> [TASK TO COMPLETE]
Using the listing below, copy every line that mentions "little".

════════════════════

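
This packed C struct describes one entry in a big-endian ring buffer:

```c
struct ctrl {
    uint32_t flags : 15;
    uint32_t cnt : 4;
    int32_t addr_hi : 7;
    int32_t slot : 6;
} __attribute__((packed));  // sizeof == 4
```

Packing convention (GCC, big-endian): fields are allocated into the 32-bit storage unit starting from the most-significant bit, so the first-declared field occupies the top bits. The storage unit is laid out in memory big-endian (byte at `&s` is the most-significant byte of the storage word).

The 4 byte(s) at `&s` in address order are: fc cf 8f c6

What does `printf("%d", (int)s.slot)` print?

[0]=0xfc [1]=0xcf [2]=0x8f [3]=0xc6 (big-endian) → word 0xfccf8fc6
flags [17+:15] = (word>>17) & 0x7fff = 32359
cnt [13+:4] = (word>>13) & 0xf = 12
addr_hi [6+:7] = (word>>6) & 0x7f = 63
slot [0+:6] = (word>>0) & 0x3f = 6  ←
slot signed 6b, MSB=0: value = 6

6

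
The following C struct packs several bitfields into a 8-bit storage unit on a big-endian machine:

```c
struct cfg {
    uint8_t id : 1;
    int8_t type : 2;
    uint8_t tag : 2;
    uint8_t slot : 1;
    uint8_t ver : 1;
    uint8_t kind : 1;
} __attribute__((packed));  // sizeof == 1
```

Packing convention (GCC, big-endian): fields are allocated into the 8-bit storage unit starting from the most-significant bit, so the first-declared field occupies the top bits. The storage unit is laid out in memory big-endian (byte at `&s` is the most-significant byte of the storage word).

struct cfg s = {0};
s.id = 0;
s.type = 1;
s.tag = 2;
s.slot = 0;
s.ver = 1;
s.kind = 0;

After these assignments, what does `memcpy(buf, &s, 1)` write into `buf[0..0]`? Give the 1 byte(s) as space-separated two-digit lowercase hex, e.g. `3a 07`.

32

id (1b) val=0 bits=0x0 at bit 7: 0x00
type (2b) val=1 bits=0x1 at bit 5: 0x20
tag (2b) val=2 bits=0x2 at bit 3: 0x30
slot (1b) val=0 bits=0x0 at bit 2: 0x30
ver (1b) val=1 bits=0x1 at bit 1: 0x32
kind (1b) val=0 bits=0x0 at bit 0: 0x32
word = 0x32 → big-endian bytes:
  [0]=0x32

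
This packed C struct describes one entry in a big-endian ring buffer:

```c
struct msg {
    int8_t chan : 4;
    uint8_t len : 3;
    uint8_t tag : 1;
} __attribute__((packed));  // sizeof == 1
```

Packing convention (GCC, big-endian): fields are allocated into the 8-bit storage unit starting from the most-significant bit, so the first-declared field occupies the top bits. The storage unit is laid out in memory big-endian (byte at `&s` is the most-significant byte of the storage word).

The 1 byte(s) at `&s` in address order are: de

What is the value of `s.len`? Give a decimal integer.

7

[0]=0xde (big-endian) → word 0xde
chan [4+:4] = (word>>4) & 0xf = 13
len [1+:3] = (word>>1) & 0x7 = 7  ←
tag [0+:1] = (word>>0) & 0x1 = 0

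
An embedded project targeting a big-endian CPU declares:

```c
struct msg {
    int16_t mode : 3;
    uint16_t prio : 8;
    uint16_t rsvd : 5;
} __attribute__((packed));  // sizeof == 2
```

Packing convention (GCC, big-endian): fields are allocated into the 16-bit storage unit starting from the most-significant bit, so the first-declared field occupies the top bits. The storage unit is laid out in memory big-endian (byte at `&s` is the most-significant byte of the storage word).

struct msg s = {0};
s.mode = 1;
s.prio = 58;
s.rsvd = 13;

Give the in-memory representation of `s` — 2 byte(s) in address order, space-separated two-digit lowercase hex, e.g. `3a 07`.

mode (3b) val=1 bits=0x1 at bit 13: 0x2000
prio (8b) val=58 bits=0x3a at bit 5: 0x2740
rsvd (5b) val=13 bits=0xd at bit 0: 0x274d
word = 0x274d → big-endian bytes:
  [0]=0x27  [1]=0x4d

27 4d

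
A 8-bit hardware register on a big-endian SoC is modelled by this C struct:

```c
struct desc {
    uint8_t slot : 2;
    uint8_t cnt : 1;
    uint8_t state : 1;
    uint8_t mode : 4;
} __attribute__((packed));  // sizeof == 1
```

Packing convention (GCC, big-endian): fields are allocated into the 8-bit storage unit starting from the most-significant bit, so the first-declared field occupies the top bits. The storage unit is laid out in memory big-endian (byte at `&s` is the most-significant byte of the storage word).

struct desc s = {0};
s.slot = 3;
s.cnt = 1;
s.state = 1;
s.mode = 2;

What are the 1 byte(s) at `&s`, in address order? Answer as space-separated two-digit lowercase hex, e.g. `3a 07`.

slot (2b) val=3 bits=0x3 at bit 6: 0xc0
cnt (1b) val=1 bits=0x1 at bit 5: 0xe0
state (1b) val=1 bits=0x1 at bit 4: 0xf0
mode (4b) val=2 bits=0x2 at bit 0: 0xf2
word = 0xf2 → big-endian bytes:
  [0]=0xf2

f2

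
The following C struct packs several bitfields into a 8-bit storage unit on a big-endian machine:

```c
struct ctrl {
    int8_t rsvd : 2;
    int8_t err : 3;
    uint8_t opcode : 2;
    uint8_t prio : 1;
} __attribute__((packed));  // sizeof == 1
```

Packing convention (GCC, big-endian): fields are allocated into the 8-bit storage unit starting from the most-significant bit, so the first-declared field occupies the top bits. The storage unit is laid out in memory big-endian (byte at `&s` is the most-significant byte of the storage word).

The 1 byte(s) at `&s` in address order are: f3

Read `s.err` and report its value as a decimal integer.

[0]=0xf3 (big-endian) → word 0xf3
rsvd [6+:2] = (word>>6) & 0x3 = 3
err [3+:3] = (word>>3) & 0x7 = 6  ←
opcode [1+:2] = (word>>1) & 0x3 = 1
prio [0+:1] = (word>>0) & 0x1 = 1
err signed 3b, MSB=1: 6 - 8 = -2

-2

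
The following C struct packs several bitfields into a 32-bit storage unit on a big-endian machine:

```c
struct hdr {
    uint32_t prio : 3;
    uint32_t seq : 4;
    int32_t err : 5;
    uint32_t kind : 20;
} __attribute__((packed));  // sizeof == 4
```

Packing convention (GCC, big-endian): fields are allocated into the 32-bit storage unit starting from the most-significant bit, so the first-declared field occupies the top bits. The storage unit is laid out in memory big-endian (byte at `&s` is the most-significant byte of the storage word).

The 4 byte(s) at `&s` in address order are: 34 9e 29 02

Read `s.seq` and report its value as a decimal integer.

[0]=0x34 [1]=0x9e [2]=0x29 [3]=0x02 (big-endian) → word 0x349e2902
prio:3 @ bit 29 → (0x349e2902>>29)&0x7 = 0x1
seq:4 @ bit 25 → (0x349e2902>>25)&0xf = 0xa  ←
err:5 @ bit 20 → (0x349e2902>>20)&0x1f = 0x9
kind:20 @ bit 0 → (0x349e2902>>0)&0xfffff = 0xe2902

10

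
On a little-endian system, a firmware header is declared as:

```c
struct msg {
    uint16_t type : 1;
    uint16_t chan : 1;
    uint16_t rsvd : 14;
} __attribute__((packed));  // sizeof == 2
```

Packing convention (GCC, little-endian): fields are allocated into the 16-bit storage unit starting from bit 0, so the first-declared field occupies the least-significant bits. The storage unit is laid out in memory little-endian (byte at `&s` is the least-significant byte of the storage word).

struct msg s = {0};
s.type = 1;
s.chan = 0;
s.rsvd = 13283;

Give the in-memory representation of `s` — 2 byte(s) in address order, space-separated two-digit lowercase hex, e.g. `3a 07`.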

════════════════════

> [PROBLEM SOLUTION]
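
On a little-endian system, a firmware header is declared as:
Packing convention (GCC, little-endian): fields are allocated into the 16-bit storage unit starting from bit 0, so the first-declared field occupies the least-significant bits. The storage unit is laid out in memory little-endian (byte at `&s` is the least-significant byte of the storage word).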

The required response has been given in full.